> **Problem to work on**:
What do the lines from the top of the data through the line with "Each entry's low" say? Quote them exactly and include both ends.

───── Study material ─────

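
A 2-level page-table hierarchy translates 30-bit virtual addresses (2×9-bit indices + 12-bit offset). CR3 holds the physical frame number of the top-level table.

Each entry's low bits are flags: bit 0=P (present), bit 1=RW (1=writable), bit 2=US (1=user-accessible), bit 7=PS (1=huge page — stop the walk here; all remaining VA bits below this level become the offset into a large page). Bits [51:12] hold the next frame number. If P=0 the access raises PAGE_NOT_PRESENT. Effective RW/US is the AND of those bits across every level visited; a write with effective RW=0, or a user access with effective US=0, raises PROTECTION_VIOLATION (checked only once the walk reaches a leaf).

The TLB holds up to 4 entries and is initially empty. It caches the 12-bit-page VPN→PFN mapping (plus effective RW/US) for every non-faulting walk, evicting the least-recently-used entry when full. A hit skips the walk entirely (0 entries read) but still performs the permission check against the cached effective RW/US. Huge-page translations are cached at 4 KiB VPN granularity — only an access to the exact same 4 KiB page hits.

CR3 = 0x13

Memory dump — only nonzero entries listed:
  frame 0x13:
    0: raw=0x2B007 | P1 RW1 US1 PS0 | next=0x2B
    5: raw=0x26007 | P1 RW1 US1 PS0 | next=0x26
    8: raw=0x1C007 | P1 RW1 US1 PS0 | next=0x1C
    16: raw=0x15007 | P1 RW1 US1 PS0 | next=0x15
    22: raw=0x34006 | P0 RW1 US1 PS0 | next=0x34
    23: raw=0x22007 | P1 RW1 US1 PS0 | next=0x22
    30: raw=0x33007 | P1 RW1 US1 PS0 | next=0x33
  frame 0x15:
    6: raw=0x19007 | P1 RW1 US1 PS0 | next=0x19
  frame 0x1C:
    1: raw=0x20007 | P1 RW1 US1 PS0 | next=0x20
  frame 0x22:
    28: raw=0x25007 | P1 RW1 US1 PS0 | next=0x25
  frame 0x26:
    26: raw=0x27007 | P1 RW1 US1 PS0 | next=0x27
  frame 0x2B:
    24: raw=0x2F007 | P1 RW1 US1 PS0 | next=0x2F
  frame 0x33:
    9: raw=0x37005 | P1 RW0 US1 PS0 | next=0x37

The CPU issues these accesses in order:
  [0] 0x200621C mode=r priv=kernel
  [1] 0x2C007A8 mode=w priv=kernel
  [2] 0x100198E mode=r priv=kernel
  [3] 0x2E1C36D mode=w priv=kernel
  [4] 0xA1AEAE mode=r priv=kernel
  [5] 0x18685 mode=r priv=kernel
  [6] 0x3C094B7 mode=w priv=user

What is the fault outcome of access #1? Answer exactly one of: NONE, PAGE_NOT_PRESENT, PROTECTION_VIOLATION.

Trace:
#0 VA=0x200621C (r,kernel):
  [0] read 0x13 idx=16: raw=0x15007 flags P=1 W=1 U=1 S=0
  [1] read 0x15 idx=6: raw=0x19007 flags P=1 W=1 U=1 S=0
  → PA=0x1921C  (2 entries read)
#1 VA=0x2C007A8 (w,kernel):
  [0] read 0x13 idx=22: raw=0x34006 flags P=0 W=1 U=1 S=0
  → PAGE_NOT_PRESENT  (1 entries read)
#2 VA=0x100198E (r,kernel):
  [0] read 0x13 idx=8: raw=0x1C007 flags P=1 W=1 U=1 S=0
  [1] read 0x1C idx=1: raw=0x20007 flags P=1 W=1 U=1 S=0
  → PA=0x2098E  (2 entries read)
#3 VA=0x2E1C36D (w,kernel):
  [0] read 0x13 idx=23: raw=0x22007 flags P=1 W=1 U=1 S=0
  [1] read 0x22 idx=28: raw=0x25007 flags P=1 W=1 U=1 S=0
  → PA=0x2536D  (2 entries read)
#4 VA=0xA1AEAE (r,kernel):
  [0] read 0x13 idx=5: raw=0x26007 flags P=1 W=1 U=1 S=0
  [1] read 0x26 idx=26: raw=0x27007 flags P=1 W=1 U=1 S=0
  → PA=0x27EAE  (2 entries read)
#5 VA=0x18685 (r,kernel):
  [0] read 0x13 idx=0: raw=0x2B007 flags P=1 W=1 U=1 S=0
  [1] read 0x2B idx=24: raw=0x2F007 flags P=1 W=1 U=1 S=0
  → PA=0x2F685  (2 entries read)
#6 VA=0x3C094B7 (w,user):
  [0] read 0x13 idx=30: raw=0x33007 flags P=1 W=1 U=1 S=0
  [1] read 0x33 idx=9: raw=0x37005 flags P=1 W=0 U=1 S=0
  → PROTECTION_VIOLATION  (2 entries read)

Access #1 fault: PAGE_NOT_PRESENT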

─────

> **Exercise solution**:
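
A 2-level page-table hierarchy translates 30-bit virtual addresses (2×9-bit indices + 12-bit offset). CR3 holds the physical frame number of the top-level table.

Each entry's low bits are flags: bit 0=P (present), bit 1=RW (1=writable), bit 2=US (1=user-accessible), bit 7=PS (1=huge page — stop the walk here; all remaining VA bits below this level become the offset into a large page). Bits [51:12] hold the next frame number. If P=0 the access raises PAGE_NOT_PRESENT. Effective RW/US is the AND of those bits across every level visited; a write with effective RW=0, or a user access with effective US=0, raises PROTECTION_VIOLATION (checked only once the walk reaches a leaf).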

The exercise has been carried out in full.